------ Data provided

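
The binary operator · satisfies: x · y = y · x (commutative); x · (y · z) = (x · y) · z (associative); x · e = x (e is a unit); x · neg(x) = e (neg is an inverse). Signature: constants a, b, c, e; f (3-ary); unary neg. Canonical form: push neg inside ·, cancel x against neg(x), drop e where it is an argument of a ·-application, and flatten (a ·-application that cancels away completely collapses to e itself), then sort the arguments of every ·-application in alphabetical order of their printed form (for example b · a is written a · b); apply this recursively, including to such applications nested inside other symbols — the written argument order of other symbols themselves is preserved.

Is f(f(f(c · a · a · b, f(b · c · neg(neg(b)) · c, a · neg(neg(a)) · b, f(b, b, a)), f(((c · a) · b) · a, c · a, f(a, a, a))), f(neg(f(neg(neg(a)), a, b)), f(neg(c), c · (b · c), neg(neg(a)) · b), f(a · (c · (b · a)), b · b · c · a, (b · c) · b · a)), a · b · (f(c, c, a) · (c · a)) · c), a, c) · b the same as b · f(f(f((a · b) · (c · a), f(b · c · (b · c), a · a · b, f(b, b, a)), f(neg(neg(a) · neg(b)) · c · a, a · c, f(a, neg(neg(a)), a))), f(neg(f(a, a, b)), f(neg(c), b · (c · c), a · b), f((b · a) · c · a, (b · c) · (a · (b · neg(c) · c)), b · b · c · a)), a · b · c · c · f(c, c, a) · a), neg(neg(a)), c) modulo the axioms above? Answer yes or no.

Left:  f(f(f(c · a · a · b, f(b · c · neg(neg(b)) · c, a · neg(neg(a)) · b, f(b, b, a)), f(((c · a) · b) · a, c · a, f(a, a, a))), f(neg(f(neg(neg(a)), a, b)), f(neg(c), c · (b · c), neg(neg(a)) · b), f(a · (c · (b · a)), b · b · c · a, (b · c) · b · a)), a · b · (f(c, c, a) · (c · a)) · c), a, c) · b
  Push neg inside:  distribute neg over · and collapse double neg
  Combine occurrences:  f(f(f(a · a · b · c, f(b · b · c · c, a · a · b, f(b, b, a)), f(a · a · b · c, a · c, f(a, a, a))), f(neg(f(a, a, b)), f(neg(c), b · c · c, a · b), f(a · a · b · c, a · b · b · c, a · b · b · c)), a · a · b · c · c · f(c, c, a)), a, c) · b
  Order the arguments:  b · f(f(f(a · a · b · c, f(b · b · c · c, a · a · b, f(b, b, a)), f(a · a · b · c, a · c, f(a, a, a))), f(neg(f(a, a, b)), f(neg(c), b · c · c, a · b), f(a · a · b · c, a · b · b · c, a · b · b · c)), a · a · b · c · c · f(c, c, a)), a, c)
Right:  b · f(f(f((a · b) · (c · a), f(b · c · (b · c), a · a · b, f(b, b, a)), f(neg(neg(a) · neg(b)) · c · a, a · c, f(a, neg(neg(a)), a))), f(neg(f(a, a, b)), f(neg(c), b · (c · c), a · b), f((b · a) · c · a, (b · c) · (a · (b · neg(c) · c)), b · b · c · a)), a · b · c · c · f(c, c, a) · a), neg(neg(a)), c)
  Push neg inside:  distribute neg over · and collapse double neg
  Combine occurrences:  b · f(f(f(a · a · b · c, f(b · b · c · c, a · a · b, f(b, b, a)), f(a · a · b · c, a · c, f(a, a, a))), f(neg(f(a, a, b)), f(neg(c), b · c · c, a · b), f(a · a · b · c, a · b · b · c, a · b · b · c)), a · a · b · c · c · f(c, c, a)), a, c)

Answer: yes — both canonical forms are b · f(f(f(a · a · b · c, f(b · b · c · c, a · a · b, f(b, b, a)), f(a · a · b · c, a · c, f(a, a, a))), f(neg(f(a, a, b)), f(neg(c), b · c · c, a · b), f(a · a · b · c, a · b · b · c, a · b · b · c)), a · a · b · c · c · f(c, c, a)), a, c)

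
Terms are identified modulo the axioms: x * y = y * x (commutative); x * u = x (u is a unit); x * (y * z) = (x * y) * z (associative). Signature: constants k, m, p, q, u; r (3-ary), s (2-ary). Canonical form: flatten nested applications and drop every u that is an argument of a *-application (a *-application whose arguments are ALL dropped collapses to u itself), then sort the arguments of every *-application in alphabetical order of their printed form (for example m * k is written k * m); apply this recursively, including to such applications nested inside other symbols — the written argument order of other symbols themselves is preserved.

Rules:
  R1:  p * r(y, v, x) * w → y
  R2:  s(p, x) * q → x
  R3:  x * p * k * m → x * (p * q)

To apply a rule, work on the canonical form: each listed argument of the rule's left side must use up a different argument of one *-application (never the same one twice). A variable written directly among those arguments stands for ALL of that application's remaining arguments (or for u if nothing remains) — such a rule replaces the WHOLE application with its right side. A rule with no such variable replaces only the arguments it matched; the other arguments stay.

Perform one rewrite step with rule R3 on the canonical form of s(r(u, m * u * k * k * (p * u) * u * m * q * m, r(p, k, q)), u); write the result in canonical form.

Answer: s(r(u, k * m * m * p * q * q, r(p, k, q)), u)

Derivation:
Canonical form:  s(r(u, k * k * m * m * m * p * q, r(p, k, q)), u)
Match R3:  consume k, m, p;  x := k * m * m * q
The variable takes the whole remainder — replace the entire application.
Result:  s(r(u, k * m * m * p * q * q, r(p, k, q)), u)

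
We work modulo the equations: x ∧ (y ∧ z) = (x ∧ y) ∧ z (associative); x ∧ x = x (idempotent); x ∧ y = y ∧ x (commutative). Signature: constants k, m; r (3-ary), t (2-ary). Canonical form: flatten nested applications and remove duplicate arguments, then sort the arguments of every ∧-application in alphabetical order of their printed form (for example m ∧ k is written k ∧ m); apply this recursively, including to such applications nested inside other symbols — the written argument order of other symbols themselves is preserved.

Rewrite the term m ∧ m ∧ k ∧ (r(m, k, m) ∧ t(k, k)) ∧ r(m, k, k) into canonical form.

Un-nest:  m ∧ m ∧ k ∧ r(m, k, m) ∧ t(k, k) ∧ r(m, k, k)
Deduplicate:  drop duplicate m
Order the arguments:  k ∧ m ∧ r(m, k, k) ∧ r(m, k, m) ∧ t(k, k)

Answer: k ∧ m ∧ r(m, k, k) ∧ r(m, k, m) ∧ t(k, k)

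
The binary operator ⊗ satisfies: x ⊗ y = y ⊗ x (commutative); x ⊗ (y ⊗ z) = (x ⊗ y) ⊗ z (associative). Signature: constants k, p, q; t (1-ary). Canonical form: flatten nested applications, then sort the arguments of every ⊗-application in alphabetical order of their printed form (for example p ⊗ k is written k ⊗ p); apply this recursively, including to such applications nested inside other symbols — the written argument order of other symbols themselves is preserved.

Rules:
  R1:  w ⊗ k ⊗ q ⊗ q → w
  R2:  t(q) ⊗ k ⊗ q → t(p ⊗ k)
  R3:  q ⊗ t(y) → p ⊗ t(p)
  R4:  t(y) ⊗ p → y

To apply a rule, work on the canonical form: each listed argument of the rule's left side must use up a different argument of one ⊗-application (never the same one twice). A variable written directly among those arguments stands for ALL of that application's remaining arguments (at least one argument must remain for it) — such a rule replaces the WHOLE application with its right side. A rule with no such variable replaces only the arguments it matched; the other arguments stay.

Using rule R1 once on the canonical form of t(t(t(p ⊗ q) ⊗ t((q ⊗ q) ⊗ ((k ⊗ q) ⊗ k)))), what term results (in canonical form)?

Answer: t(t(t(k ⊗ q) ⊗ t(p ⊗ q)))

Derivation:
Canonical form:  t(t(t(k ⊗ k ⊗ q ⊗ q ⊗ q) ⊗ t(p ⊗ q)))
Apply R1:  consuming k, q, q;  w := k ⊗ q
The extension variable absorbs all remaining arguments, so the whole application is rewritten.
Giving:  t(t(t(k ⊗ q) ⊗ t(p ⊗ q)))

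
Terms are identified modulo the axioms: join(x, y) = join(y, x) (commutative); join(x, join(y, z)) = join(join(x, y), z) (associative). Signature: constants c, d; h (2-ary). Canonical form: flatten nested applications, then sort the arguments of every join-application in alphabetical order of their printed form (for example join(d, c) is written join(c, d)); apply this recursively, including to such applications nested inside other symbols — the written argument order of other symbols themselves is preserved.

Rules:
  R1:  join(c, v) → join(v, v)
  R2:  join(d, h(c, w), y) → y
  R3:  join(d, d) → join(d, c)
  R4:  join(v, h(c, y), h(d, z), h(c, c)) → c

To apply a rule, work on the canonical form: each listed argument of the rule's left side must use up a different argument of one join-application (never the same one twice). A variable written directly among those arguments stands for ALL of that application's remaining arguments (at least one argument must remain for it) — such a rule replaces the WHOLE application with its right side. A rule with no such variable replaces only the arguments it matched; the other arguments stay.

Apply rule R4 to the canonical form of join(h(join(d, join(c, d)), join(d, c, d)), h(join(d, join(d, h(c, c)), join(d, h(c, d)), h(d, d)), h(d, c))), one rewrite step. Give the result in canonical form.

Answer: join(h(c, h(d, c)), h(join(c, d, d), join(c, d, d)))

Derivation:
Canonical form:  join(h(join(c, d, d), join(c, d, d)), h(join(d, d, d, h(c, c), h(c, d), h(d, d)), h(d, c)))
Apply R4:  consuming h(c, c), h(c, d), h(d, d);  v := join(d, d, d), y := d, z := d
The variable takes the whole remainder — replace the entire application.
Result:  join(h(c, h(d, c)), h(join(c, d, d), join(c, d, d)))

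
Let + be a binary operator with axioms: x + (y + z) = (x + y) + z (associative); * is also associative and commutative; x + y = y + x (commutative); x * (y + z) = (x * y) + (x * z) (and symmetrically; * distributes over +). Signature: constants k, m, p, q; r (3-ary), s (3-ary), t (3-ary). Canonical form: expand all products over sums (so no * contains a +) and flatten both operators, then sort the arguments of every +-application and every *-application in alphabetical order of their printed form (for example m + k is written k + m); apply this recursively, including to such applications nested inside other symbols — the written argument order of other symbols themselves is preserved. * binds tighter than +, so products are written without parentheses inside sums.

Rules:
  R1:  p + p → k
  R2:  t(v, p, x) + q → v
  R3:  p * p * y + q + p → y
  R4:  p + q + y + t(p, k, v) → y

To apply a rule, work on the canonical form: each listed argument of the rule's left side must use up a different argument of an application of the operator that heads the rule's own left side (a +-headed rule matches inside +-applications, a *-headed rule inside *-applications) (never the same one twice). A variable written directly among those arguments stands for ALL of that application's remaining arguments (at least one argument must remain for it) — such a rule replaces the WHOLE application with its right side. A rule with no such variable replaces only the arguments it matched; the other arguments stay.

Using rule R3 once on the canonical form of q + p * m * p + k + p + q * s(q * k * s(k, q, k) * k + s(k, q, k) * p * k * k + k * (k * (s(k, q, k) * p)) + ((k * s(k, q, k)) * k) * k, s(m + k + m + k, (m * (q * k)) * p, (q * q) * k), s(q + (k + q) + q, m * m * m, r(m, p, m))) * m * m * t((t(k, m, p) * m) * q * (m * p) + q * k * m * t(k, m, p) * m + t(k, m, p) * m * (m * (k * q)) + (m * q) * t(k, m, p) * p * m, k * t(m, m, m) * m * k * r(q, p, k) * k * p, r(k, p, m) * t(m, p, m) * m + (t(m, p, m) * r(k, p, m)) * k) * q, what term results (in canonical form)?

Answer: k + m + m * m * q * q * s(k * k * k * s(k, q, k) + k * k * p * s(k, q, k) + k * k * p * s(k, q, k) + k * k * q * s(k, q, k), s(k + k + m + m, k * m * p * q, k * q * q), s(k + q + q + q, m * m * m, r(m, p, m))) * t(k * m * m * q * t(k, m, p) + k * m * m * q * t(k, m, p) + m * m * p * q * t(k, m, p) + m * m * p * q * t(k, m, p), k * k * k * m * p * r(q, p, k) * t(m, m, m), k * r(k, p, m) * t(m, p, m) + m * r(k, p, m) * t(m, p, m))

Derivation:
Canonical form:  k + m * m * q * q * s(k * k * k * s(k, q, k) + k * k * p * s(k, q, k) + k * k * p * s(k, q, k) + k * k * q * s(k, q, k), s(k + k + m + m, k * m * p * q, k * q * q), s(k + q + q + q, m * m * m, r(m, p, m))) * t(k * m * m * q * t(k, m, p) + k * m * m * q * t(k, m, p) + m * m * p * q * t(k, m, p) + m * m * p * q * t(k, m, p), k * k * k * m * p * r(q, p, k) * t(m, m, m), k * r(k, p, m) * t(m, p, m) + m * r(k, p, m) * t(m, p, m)) + m * p * p + p + q
R3 matches:  uses m * p * p, p, q;  y := m
Result:  k + m + m * m * q * q * s(k * k * k * s(k, q, k) + k * k * p * s(k, q, k) + k * k * p * s(k, q, k) + k * k * q * s(k, q, k), s(k + k + m + m, k * m * p * q, k * q * q), s(k + q + q + q, m * m * m, r(m, p, m))) * t(k * m * m * q * t(k, m, p) + k * m * m * q * t(k, m, p) + m * m * p * q * t(k, m, p) + m * m * p * q * t(k, m, p), k * k * k * m * p * r(q, p, k) * t(m, m, m), k * r(k, p, m) * t(m, p, m) + m * r(k, p, m) * t(m, p, m))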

------------

- [Task to carry out]:
Give back, exactly as written, the stretch from the line with "Terms are identified modulo the axioms: join(x, y)" through the line with "d) → join(d, c)", and no other lines from the records above.

- [Response to this exercise]:
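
Terms are identified modulo the axioms: join(x, y) = join(y, x) (commutative); join(x, join(y, z)) = join(join(x, y), z) (associative). Signature: constants c, d; h (2-ary). Canonical form: flatten nested applications, then sort the arguments of every join-application in alphabetical order of their printed form (for example join(d, c) is written join(c, d)); apply this recursively, including to such applications nested inside other symbols — the written argument order of other symbols themselves is preserved.

Rules:
  R1:  join(c, v) → join(v, v)
  R2:  join(d, h(c, w), y) → y
  R3:  join(d, d) → join(d, c)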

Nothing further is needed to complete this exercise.